▸ TO DO
For each line below that holds the word "outgoing", make a copy.
BEGIN RECORDED INFORMATION
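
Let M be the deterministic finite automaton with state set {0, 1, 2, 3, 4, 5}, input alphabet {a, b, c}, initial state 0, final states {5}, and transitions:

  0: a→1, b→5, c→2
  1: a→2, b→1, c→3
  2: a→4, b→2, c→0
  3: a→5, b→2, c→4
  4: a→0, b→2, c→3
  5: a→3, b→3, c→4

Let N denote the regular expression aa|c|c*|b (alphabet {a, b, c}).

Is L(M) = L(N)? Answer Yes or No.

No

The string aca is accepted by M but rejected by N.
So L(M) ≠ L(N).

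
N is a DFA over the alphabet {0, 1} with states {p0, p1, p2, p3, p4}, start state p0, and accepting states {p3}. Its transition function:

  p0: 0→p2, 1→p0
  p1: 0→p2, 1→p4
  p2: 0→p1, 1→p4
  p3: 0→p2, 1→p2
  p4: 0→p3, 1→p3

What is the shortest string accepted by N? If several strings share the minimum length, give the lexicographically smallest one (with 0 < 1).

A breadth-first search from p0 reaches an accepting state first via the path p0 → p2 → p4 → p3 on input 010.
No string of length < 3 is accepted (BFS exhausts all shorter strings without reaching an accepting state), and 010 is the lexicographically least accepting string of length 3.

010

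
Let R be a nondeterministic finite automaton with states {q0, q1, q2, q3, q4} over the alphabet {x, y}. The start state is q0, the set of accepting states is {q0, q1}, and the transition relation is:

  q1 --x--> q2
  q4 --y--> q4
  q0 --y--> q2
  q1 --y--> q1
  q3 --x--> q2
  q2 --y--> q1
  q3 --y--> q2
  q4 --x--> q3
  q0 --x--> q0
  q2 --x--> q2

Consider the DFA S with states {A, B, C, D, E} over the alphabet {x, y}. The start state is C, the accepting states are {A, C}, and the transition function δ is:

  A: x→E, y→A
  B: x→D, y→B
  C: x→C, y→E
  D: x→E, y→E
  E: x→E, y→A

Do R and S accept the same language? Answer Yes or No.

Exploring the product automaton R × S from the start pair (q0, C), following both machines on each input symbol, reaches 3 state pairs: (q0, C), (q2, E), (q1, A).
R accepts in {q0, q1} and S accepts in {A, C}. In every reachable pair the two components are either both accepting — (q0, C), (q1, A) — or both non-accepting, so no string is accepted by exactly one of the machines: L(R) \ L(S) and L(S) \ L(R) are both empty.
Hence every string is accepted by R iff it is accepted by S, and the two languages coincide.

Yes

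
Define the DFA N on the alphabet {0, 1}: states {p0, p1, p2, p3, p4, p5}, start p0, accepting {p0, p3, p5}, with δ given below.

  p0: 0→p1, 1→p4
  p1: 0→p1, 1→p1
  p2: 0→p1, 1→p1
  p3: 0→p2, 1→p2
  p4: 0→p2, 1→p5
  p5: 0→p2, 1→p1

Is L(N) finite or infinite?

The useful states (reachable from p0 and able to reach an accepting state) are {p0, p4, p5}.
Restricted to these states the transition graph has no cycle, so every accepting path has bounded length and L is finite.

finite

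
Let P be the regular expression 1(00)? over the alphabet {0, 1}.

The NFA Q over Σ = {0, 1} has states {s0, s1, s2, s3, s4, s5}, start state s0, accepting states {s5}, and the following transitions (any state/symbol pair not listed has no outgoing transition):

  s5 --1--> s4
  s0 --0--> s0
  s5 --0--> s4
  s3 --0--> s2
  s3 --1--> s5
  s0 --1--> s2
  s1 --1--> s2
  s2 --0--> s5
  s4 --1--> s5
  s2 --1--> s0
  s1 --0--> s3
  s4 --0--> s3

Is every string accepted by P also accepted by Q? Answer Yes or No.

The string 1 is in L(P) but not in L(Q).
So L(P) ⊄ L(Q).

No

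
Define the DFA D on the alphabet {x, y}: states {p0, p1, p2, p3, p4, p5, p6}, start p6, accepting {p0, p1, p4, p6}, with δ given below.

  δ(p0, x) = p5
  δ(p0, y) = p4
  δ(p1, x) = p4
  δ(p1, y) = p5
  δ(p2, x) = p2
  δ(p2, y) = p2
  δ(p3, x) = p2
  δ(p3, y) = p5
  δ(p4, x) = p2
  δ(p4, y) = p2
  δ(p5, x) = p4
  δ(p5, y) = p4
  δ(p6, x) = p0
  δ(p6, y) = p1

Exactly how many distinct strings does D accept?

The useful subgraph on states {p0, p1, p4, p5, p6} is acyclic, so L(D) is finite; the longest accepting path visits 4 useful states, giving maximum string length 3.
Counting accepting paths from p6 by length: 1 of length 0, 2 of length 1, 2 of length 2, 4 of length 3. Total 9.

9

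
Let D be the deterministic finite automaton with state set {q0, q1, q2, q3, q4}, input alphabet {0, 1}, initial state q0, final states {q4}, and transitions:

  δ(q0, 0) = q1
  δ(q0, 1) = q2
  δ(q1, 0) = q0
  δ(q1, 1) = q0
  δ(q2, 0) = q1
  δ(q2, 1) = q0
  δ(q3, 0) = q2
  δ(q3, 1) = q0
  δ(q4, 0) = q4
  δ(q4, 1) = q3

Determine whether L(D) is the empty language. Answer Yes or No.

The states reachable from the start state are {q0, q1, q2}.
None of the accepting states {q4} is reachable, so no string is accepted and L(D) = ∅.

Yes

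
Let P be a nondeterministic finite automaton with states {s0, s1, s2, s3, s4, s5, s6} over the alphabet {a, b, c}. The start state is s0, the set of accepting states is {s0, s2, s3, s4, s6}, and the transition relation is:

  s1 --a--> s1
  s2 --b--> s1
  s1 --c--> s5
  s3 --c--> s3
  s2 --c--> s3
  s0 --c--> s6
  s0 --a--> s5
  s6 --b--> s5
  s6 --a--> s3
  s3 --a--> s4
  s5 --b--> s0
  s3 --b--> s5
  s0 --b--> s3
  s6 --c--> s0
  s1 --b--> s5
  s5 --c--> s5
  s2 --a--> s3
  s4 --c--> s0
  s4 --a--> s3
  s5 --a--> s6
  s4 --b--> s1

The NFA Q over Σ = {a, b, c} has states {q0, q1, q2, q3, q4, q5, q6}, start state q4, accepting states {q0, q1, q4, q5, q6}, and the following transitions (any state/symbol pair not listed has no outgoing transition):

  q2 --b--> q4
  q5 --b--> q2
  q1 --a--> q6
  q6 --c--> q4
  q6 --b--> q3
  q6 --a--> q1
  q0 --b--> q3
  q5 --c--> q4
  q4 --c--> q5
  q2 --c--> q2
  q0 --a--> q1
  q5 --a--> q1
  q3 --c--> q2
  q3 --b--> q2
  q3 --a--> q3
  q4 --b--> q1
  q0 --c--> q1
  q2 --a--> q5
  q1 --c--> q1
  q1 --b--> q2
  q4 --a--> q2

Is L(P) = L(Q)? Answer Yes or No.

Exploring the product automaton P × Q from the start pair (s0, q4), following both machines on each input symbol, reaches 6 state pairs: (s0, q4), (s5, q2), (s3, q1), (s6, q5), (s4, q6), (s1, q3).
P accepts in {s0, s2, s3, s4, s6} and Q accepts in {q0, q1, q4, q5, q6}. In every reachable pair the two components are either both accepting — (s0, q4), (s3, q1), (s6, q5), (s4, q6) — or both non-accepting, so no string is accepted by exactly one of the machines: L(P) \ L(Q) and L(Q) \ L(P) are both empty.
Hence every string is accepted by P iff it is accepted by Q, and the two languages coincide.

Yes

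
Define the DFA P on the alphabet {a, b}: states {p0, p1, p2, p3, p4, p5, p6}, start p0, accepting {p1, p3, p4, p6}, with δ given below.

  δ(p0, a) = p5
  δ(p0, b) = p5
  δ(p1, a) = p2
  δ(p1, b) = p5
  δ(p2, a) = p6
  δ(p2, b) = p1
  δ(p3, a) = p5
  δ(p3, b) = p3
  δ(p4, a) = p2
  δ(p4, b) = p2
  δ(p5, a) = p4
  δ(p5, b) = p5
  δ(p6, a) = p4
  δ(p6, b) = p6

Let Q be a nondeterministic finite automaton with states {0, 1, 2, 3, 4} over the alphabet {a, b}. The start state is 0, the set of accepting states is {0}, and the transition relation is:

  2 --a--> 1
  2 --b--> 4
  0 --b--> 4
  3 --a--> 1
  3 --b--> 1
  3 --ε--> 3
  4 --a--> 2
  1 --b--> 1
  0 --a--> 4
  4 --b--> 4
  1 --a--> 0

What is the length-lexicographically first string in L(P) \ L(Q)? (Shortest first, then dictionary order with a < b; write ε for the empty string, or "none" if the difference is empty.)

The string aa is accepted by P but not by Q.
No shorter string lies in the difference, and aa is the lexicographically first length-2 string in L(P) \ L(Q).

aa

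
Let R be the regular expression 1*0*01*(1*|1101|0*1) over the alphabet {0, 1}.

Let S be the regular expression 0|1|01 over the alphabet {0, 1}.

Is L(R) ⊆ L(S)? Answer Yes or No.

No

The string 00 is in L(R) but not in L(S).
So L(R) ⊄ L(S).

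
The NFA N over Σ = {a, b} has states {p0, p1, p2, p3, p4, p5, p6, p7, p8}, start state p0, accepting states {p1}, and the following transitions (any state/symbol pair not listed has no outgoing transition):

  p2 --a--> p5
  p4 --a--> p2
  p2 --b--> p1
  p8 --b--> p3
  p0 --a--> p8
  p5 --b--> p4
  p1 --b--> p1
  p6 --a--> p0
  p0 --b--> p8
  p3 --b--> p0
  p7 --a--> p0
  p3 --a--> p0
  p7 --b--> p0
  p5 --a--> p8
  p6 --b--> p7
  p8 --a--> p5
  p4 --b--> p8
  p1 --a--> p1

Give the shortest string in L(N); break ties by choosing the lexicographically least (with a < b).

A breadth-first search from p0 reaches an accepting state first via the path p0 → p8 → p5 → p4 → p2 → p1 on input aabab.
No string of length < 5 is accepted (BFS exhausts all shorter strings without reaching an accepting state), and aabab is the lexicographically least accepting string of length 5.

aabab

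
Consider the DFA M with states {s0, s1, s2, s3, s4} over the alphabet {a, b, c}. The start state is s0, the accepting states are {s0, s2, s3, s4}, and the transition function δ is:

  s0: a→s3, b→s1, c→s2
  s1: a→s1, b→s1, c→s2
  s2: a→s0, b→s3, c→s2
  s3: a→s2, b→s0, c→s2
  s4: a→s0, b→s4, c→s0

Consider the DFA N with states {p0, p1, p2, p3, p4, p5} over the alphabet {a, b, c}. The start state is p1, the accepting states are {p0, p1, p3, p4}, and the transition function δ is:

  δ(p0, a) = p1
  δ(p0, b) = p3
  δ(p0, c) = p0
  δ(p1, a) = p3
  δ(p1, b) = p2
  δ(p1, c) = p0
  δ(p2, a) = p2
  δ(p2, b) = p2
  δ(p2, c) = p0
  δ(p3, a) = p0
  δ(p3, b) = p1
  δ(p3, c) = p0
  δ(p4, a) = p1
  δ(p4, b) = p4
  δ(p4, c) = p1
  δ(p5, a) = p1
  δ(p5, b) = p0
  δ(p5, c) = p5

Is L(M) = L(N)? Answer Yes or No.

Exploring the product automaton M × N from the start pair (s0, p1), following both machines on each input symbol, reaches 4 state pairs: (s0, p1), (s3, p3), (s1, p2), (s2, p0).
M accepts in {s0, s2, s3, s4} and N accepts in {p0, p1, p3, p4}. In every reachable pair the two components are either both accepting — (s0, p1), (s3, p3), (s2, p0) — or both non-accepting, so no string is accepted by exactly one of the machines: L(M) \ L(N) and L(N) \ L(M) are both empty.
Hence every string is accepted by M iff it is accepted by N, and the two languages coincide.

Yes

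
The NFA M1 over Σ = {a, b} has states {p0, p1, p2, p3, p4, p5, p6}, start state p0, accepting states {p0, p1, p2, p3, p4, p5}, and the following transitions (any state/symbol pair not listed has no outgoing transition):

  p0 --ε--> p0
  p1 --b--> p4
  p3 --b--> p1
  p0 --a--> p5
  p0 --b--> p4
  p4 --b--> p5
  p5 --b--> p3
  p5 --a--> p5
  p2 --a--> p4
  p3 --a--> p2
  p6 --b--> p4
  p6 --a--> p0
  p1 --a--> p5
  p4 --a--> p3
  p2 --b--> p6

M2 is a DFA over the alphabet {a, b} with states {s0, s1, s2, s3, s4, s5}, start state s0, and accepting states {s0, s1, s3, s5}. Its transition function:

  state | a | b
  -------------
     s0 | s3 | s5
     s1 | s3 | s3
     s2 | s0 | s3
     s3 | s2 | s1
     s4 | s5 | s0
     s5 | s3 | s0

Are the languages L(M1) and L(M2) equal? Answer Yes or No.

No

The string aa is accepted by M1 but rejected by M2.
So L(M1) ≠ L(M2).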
END RECORDED INFORMATION
▸ OUTPUT BELOW
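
The NFA Q over Σ = {0, 1} has states {s0, s1, s2, s3, s4, s5}, start state s0, accepting states {s5}, and the following transitions (any state/symbol pair not listed has no outgoing transition):
The NFA Q over Σ = {a, b, c} has states {q0, q1, q2, q3, q4, q5, q6}, start state q4, accepting states {q0, q1, q4, q5, q6}, and the following transitions (any state/symbol pair not listed has no outgoing transition):
The NFA N over Σ = {a, b} has states {p0, p1, p2, p3, p4, p5, p6, p7, p8}, start state p0, accepting states {p1}, and the following transitions (any state/symbol pair not listed has no outgoing transition):
The NFA M1 over Σ = {a, b} has states {p0, p1, p2, p3, p4, p5, p6}, start state p0, accepting states {p0, p1, p2, p3, p4, p5}, and the following transitions (any state/symbol pair not listed has no outgoing transition):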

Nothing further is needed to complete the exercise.